* **Task item**: Below is a block of entries; repeat exactly the lines starting at the line that contains "- Thornbury County: 8.03 mills" and ending at the line that contains "After the levies", both included.

* **Data in this exercise**:
++++++++++++++++++++

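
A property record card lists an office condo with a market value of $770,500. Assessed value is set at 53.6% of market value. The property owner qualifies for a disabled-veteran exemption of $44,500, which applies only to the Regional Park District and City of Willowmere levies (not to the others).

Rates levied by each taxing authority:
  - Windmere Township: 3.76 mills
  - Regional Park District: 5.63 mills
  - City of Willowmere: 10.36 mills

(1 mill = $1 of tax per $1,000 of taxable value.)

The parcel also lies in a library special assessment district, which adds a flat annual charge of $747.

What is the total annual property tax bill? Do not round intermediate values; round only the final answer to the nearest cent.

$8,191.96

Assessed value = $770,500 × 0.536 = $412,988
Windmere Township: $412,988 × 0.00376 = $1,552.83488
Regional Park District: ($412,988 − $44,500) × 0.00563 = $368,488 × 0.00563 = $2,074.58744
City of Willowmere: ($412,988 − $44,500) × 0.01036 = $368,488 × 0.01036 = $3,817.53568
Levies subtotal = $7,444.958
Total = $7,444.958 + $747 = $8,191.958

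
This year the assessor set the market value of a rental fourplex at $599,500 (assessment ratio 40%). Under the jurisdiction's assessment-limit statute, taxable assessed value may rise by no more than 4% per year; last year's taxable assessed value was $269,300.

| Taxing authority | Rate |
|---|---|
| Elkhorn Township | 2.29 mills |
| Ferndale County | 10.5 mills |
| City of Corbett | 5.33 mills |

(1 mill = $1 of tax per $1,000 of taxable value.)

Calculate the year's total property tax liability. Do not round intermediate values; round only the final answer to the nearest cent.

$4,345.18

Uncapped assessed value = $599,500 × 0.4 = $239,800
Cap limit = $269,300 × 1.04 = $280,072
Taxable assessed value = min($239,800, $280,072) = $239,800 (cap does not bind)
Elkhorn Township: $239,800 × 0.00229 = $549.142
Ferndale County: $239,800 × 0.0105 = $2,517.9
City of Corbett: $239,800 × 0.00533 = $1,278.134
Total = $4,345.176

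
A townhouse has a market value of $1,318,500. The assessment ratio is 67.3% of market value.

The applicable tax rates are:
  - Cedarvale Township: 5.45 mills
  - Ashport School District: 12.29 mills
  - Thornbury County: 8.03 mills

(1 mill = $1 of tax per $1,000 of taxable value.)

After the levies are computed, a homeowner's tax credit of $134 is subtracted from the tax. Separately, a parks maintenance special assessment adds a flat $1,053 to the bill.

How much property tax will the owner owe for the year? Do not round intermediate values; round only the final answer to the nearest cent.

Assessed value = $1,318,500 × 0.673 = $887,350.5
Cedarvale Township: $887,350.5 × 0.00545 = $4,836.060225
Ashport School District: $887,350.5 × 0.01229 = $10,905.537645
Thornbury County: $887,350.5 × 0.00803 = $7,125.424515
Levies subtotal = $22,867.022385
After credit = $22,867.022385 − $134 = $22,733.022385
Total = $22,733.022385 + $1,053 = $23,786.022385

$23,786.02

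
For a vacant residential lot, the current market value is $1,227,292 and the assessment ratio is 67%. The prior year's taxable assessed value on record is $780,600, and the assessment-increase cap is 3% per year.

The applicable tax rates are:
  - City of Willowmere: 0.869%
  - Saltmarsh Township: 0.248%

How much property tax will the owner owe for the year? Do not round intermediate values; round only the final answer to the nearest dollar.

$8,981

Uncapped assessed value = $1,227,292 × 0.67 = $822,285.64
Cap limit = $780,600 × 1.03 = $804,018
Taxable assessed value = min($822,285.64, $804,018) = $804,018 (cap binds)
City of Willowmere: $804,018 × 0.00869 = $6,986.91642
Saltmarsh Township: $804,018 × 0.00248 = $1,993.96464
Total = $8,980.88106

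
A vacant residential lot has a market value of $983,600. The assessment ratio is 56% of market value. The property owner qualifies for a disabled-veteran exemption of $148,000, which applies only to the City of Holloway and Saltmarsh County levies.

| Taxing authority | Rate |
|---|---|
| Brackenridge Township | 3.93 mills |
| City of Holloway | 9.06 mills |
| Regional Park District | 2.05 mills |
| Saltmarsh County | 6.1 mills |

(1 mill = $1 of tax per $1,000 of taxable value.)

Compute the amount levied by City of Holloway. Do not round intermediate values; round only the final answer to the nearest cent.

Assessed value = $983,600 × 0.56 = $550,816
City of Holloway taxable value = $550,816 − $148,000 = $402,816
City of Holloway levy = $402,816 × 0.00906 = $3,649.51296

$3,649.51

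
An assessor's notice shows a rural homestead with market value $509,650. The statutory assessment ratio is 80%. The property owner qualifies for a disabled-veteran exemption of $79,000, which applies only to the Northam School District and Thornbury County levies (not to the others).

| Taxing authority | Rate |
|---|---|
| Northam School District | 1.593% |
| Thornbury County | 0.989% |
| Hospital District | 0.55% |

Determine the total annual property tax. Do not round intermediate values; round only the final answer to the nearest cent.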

++++++++++++++++++++

* **Response box**:
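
  - Thornbury County: 8.03 mills

(1 mill = $1 of tax per $1,000 of taxable value.)

After the levies are computed, a homeowner's tax credit of $134 is subtracted from the tax. Separately, a parks maintenance special assessment adds a flat $1,053 to the bill.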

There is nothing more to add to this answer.